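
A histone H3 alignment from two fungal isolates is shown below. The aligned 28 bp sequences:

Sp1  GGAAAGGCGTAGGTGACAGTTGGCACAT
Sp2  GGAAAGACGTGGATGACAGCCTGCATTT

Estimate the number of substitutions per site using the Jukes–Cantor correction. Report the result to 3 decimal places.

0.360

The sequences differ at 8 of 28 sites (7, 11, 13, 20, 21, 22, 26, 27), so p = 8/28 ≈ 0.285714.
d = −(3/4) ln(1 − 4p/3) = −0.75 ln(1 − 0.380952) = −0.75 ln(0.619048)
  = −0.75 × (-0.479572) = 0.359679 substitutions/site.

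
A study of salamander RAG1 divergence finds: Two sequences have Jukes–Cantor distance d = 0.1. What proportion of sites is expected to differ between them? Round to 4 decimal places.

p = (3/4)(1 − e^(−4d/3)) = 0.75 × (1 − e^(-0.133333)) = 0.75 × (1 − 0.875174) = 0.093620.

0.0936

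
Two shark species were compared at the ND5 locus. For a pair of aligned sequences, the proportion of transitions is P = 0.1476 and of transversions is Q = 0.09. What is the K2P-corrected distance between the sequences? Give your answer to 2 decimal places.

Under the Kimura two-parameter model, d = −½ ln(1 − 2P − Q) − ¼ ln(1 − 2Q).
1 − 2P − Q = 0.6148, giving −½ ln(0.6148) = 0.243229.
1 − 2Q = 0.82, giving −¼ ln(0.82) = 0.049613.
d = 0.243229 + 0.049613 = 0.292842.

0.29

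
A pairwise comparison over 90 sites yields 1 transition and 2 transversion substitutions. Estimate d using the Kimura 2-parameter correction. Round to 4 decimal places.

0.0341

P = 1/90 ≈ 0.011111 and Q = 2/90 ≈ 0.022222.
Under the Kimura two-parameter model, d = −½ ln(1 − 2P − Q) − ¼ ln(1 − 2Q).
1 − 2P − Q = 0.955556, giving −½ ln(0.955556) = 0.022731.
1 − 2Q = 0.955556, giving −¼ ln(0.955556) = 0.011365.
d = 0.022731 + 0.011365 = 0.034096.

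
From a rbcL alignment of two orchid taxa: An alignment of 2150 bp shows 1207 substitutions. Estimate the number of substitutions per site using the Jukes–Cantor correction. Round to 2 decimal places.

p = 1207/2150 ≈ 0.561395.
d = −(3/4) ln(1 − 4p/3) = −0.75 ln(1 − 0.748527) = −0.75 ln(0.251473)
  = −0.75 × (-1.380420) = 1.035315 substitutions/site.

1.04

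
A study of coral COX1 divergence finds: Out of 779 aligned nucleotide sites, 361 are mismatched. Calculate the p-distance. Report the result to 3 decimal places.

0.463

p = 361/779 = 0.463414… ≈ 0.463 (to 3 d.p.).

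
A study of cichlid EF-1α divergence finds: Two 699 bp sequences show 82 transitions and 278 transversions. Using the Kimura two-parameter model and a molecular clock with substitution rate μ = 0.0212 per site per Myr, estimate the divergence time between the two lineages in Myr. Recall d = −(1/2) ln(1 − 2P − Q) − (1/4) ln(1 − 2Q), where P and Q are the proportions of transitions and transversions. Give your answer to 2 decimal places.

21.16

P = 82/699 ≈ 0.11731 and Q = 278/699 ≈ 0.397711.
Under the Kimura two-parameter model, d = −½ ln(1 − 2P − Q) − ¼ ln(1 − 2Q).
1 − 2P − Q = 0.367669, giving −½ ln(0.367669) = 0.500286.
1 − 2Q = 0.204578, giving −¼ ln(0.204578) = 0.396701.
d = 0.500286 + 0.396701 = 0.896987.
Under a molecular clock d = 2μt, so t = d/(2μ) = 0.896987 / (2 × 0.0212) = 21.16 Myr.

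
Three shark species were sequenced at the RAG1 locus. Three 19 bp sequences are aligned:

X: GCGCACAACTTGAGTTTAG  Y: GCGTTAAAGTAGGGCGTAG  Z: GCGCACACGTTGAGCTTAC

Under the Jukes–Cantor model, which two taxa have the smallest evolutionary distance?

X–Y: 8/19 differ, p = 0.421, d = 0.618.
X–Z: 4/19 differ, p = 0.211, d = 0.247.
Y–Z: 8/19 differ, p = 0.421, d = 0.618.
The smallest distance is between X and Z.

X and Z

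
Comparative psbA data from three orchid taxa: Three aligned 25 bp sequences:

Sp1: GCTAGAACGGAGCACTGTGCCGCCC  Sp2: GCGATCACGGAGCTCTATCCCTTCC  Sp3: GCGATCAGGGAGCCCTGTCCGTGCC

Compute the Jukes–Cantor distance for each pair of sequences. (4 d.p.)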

### Description of the task
Retype the listing above exactly as it appears.

### Answer space
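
A histone H3 alignment from two fungal isolates is shown below. The aligned 28 bp sequences:

Sp1  GGAAAGGCGTAGGTGACAGTTGGCACAT
Sp2  GGAAAGACGTGGATGACAGCCTGCATTT

Estimate the number of substitutions per site using the Jukes–Cantor correction. Report the result to 3 decimal places.

0.360

The sequences differ at 8 of 28 sites (7, 11, 13, 20, 21, 22, 26, 27), so p = 8/28 ≈ 0.285714.
d = −(3/4) ln(1 − 4p/3) = −0.75 ln(1 − 0.380952) = −0.75 ln(0.619048)
  = −0.75 × (-0.479572) = 0.359679 substitutions/site.

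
A study of salamander RAG1 divergence finds: Two sequences have Jukes–Cantor distance d = 0.1. What proportion of sites is expected to differ between them? Round to 4 decimal places.

p = (3/4)(1 − e^(−4d/3)) = 0.75 × (1 − e^(-0.133333)) = 0.75 × (1 − 0.875174) = 0.093620.

0.0936

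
Two shark species were compared at the ND5 locus. For a pair of aligned sequences, the proportion of transitions is P = 0.1476 and of transversions is Q = 0.09. What is the K2P-corrected distance between the sequences? Give your answer to 2 decimal places.

Under the Kimura two-parameter model, d = −½ ln(1 − 2P − Q) − ¼ ln(1 − 2Q).
1 − 2P − Q = 0.6148, giving −½ ln(0.6148) = 0.243229.
1 − 2Q = 0.82, giving −¼ ln(0.82) = 0.049613.
d = 0.243229 + 0.049613 = 0.292842.

0.29

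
A pairwise comparison over 90 sites yields 1 transition and 2 transversion substitutions. Estimate d using the Kimura 2-parameter correction. Round to 4 decimal places.

0.0341

P = 1/90 ≈ 0.011111 and Q = 2/90 ≈ 0.022222.
Under the Kimura two-parameter model, d = −½ ln(1 − 2P − Q) − ¼ ln(1 − 2Q).
1 − 2P − Q = 0.955556, giving −½ ln(0.955556) = 0.022731.
1 − 2Q = 0.955556, giving −¼ ln(0.955556) = 0.011365.
d = 0.022731 + 0.011365 = 0.034096.

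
From a rbcL alignment of two orchid taxa: An alignment of 2150 bp shows 1207 substitutions. Estimate the number of substitutions per site using the Jukes–Cantor correction. Round to 2 decimal places.

p = 1207/2150 ≈ 0.561395.
d = −(3/4) ln(1 − 4p/3) = −0.75 ln(1 − 0.748527) = −0.75 ln(0.251473)
  = −0.75 × (-1.380420) = 1.035315 substitutions/site.

1.04

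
A study of coral COX1 divergence finds: Out of 779 aligned nucleotide sites, 361 are mismatched. Calculate the p-distance. Report the result to 3 decimal places.

0.463

p = 361/779 = 0.463414… ≈ 0.463 (to 3 d.p.).

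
A study of cichlid EF-1α divergence finds: Two 699 bp sequences show 82 transitions and 278 transversions. Using the Kimura two-parameter model and a molecular clock with substitution rate μ = 0.0212 per site per Myr, estimate the divergence time between the two lineages in Myr. Recall d = −(1/2) ln(1 − 2P − Q) − (1/4) ln(1 − 2Q), where P and Q are the proportions of transitions and transversions. Give your answer to 2 decimal places.

21.16

P = 82/699 ≈ 0.11731 and Q = 278/699 ≈ 0.397711.
Under the Kimura two-parameter model, d = −½ ln(1 − 2P − Q) − ¼ ln(1 − 2Q).
1 − 2P − Q = 0.367669, giving −½ ln(0.367669) = 0.500286.
1 − 2Q = 0.204578, giving −¼ ln(0.204578) = 0.396701.
d = 0.500286 + 0.396701 = 0.896987.
Under a molecular clock d = 2μt, so t = d/(2μ) = 0.896987 / (2 × 0.0212) = 21.16 Myr.

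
Three shark species were sequenced at the RAG1 locus. Three 19 bp sequences are aligned:

X: GCGCACAACTTGAGTTTAG  Y: GCGTTAAAGTAGGGCGTAG  Z: GCGCACACGTTGAGCTTAC

Under the Jukes–Cantor model, which two taxa have the smallest evolutionary distance?

X–Y: 8/19 differ, p = 0.421, d = 0.618.
X–Z: 4/19 differ, p = 0.211, d = 0.247.
Y–Z: 8/19 differ, p = 0.421, d = 0.618.
The smallest distance is between X and Z.

X and Z

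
Comparative psbA data from three orchid taxa: Three aligned 25 bp sequences:

Sp1: GCTAGAACGGAGCACTGTGCCGCCC  Sp2: GCGATCACGGAGCTCTATCCCTTCC  Sp3: GCGATCAGGGAGCCCTGTCCGTGCC

Compute the Jukes–Cantor distance for each pair of sequences. (4 d.p.)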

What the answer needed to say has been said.